> Exercise
Go through the records and give each one again exactly.

Stored data entries

[Start of Attachment]

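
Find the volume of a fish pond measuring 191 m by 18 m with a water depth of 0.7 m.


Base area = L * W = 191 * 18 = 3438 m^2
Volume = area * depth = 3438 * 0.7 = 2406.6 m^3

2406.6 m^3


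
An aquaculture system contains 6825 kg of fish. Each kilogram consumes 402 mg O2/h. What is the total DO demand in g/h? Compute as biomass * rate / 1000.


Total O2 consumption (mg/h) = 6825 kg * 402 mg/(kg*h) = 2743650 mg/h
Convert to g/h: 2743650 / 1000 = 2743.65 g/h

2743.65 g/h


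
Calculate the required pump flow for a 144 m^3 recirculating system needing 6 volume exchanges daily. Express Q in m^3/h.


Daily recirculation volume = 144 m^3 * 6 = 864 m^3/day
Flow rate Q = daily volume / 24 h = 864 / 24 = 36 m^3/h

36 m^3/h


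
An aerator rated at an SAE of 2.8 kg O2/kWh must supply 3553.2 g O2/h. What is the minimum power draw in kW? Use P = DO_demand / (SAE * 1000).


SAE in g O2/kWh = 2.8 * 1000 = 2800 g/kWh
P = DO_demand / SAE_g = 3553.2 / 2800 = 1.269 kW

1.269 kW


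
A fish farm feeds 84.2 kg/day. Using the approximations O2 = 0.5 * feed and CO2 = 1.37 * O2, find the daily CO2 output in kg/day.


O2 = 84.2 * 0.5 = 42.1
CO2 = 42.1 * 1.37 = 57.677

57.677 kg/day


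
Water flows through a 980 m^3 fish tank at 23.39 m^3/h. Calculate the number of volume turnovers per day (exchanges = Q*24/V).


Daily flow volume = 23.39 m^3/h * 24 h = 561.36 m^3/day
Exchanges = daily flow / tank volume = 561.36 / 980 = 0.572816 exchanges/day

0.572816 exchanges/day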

[End of Attachment]

> Output for this task
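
Find the volume of a fish pond measuring 191 m by 18 m with a water depth of 0.7 m.


Base area = L * W = 191 * 18 = 3438 m^2
Volume = area * depth = 3438 * 0.7 = 2406.6 m^3

2406.6 m^3


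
An aquaculture system contains 6825 kg of fish. Each kilogram consumes 402 mg O2/h. What is the total DO demand in g/h? Compute as biomass * rate / 1000.


Total O2 consumption (mg/h) = 6825 kg * 402 mg/(kg*h) = 2743650 mg/h
Convert to g/h: 2743650 / 1000 = 2743.65 g/h

2743.65 g/h


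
Calculate the required pump flow for a 144 m^3 recirculating system needing 6 volume exchanges daily. Express Q in m^3/h.


Daily recirculation volume = 144 m^3 * 6 = 864 m^3/day
Flow rate Q = daily volume / 24 h = 864 / 24 = 36 m^3/h

36 m^3/h


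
An aerator rated at an SAE of 2.8 kg O2/kWh must supply 3553.2 g O2/h. What is the minimum power draw in kW? Use P = DO_demand / (SAE * 1000).


SAE in g O2/kWh = 2.8 * 1000 = 2800 g/kWh
P = DO_demand / SAE_g = 3553.2 / 2800 = 1.269 kW

1.269 kW


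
A fish farm feeds 84.2 kg/day. Using the approximations O2 = 0.5 * feed and CO2 = 1.37 * O2, find the daily CO2 output in kg/day.


O2 = 84.2 * 0.5 = 42.1
CO2 = 42.1 * 1.37 = 57.677

57.677 kg/day


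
Water flows through a 980 m^3 fish tank at 23.39 m^3/h. Calculate the number of volume turnovers per day (exchanges = Q*24/V).


Daily flow volume = 23.39 m^3/h * 24 h = 561.36 m^3/day
Exchanges = daily flow / tank volume = 561.36 / 980 = 0.572816 exchanges/day

0.572816 exchanges/day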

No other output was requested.